Top of SOURCE DATA

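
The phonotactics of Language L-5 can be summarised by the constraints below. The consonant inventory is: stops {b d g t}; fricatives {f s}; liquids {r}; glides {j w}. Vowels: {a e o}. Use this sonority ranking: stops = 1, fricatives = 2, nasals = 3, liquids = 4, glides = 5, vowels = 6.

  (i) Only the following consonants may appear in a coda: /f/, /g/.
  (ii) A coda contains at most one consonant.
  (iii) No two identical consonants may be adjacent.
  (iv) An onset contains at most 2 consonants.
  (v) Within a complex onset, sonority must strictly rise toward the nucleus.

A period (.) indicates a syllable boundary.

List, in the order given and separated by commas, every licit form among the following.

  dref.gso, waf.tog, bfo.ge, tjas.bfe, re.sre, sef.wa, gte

dref.gso, waf.tog, bfo.ge, re.sre, sef.wa

dref.gso — σ1 onset /dr/ (1→4 rises), coda /f/ ok; σ2 onset /gs/ (1→2 rises), coda /∅/ ok → licit
waf.tog — σ1 onset /w/, coda /f/ ok; σ2 onset /t/, coda /g/ ok → licit
bfo.ge — σ1 onset /bf/ (1→2 rises), coda /∅/ ok; σ2 onset /g/, coda /∅/ ok → licit
tjas.bfe — violates constraint (i): syllable 1 coda contains /s/, which is not a licensed coda consonant → illicit
re.sre — σ1 onset /r/, coda /∅/ ok; σ2 onset /sr/ (2→4 rises), coda /∅/ ok → licit
sef.wa — σ1 onset /s/, coda /f/ ok; σ2 onset /w/, coda /∅/ ok → licit
gte — violates constraint (v): syllable 1 onset /gt/: /g/ (stop, 1) → /t/ (stop, 1) does not rise → illicit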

Bottom of SOURCE DATA

TRY IT: Write down again, exactly as given, only the lines above that fall from the line with "(ii) A coda contains at most one consonant." to the line with "List, in the", inclusive.

RESPONSE TO THIS EXERCISE:
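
  (ii) A coda contains at most one consonant.
  (iii) No two identical consonants may be adjacent.
  (iv) An onset contains at most 2 consonants.
  (v) Within a complex onset, sonority must strictly rise toward the nucleus.

A period (.) indicates a syllable boundary.

List, in the order given and separated by commas, every licit form among the following.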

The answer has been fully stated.